> [PROBLEM REQUIREMENTS] Once the line containing "Let B be the 6×4 matrix below." is found in the records below, return it and each following line exactly, up to and including the line containing "What is the largest number of linearly independent rows of B?", and nothing else.

(Stored dataset items)

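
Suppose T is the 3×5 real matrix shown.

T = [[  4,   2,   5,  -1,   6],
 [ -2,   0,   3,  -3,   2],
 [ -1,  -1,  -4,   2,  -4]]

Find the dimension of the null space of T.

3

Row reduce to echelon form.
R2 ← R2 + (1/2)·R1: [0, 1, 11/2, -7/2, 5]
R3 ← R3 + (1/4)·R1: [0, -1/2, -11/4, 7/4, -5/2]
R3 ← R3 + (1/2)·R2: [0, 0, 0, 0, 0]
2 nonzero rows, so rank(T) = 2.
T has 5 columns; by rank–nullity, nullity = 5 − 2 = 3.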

--

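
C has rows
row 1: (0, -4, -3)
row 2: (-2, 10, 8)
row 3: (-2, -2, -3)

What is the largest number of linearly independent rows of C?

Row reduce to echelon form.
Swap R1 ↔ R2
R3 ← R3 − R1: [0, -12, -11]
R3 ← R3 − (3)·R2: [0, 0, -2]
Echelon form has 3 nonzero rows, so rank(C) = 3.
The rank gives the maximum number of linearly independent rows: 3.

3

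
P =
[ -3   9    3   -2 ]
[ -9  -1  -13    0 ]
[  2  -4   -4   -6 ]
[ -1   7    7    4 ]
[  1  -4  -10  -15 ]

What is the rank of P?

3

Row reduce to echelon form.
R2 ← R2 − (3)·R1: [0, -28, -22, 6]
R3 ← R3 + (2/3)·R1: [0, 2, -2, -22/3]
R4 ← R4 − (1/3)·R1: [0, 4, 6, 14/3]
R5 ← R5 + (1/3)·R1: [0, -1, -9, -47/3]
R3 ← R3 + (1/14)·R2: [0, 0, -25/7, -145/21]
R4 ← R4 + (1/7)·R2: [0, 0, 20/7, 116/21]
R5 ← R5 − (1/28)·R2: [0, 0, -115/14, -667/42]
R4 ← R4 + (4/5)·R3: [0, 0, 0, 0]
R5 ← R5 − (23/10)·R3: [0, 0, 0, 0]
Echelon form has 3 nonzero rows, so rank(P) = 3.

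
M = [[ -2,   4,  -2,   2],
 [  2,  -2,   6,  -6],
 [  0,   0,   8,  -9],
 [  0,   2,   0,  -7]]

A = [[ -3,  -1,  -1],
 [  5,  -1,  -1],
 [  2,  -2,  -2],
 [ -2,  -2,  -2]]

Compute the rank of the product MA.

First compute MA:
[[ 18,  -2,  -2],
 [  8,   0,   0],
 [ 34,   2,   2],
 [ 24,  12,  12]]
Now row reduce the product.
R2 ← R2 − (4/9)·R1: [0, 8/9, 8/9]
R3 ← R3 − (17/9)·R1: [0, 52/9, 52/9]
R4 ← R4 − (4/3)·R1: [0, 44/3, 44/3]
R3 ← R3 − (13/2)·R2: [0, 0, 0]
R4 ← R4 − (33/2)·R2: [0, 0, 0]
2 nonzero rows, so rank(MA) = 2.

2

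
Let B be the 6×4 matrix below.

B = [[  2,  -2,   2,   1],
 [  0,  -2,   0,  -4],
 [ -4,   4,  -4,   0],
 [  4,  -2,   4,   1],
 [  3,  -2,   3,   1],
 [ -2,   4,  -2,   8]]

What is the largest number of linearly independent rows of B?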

--

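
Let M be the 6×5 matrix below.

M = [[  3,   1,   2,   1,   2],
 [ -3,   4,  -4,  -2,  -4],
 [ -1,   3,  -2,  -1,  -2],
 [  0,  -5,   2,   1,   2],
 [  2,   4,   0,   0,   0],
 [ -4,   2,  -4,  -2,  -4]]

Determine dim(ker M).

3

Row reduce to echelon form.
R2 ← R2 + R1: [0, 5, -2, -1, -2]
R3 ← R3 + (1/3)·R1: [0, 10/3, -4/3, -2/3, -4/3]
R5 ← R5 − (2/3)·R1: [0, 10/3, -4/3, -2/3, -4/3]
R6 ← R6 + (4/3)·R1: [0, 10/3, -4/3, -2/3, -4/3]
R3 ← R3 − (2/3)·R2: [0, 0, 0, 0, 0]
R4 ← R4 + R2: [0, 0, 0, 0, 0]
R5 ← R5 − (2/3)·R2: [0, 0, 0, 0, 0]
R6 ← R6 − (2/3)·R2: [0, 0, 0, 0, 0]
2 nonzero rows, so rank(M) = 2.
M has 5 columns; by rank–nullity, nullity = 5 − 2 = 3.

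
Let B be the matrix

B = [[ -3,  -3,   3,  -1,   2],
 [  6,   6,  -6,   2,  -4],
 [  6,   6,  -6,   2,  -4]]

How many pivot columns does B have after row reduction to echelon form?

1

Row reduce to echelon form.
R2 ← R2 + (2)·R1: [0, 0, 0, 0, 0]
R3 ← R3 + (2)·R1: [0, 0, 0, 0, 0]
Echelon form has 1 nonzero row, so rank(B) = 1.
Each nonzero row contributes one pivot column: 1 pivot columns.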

> [ANSWER TO THIS PROBLEM]
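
Let B be the 6×4 matrix below.

B = [[  2,  -2,   2,   1],
 [  0,  -2,   0,  -4],
 [ -4,   4,  -4,   0],
 [  4,  -2,   4,   1],
 [  3,  -2,   3,   1],
 [ -2,   4,  -2,   8]]

What is the largest number of linearly independent rows of B?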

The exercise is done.